▶ **The problem**
Send back all of the data, word for word.

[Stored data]
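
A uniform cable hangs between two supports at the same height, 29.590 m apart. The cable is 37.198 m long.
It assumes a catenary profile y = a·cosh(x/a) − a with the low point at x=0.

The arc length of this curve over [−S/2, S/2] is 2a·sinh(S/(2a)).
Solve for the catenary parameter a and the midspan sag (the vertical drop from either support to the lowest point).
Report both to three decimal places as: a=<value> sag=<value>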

▶ **Solution**
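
A uniform cable hangs between two supports at the same height, 29.590 m apart. The cable is 37.198 m long.
It assumes a catenary profile y = a·cosh(x/a) − a with the low point at x=0.

The arc length of this curve over [−S/2, S/2] is 2a·sinh(S/(2a)).
Solve for the catenary parameter a and the midspan sag (the vertical drop from either support to the lowest point).
Report both to three decimal places as: a=<value> sag=<value>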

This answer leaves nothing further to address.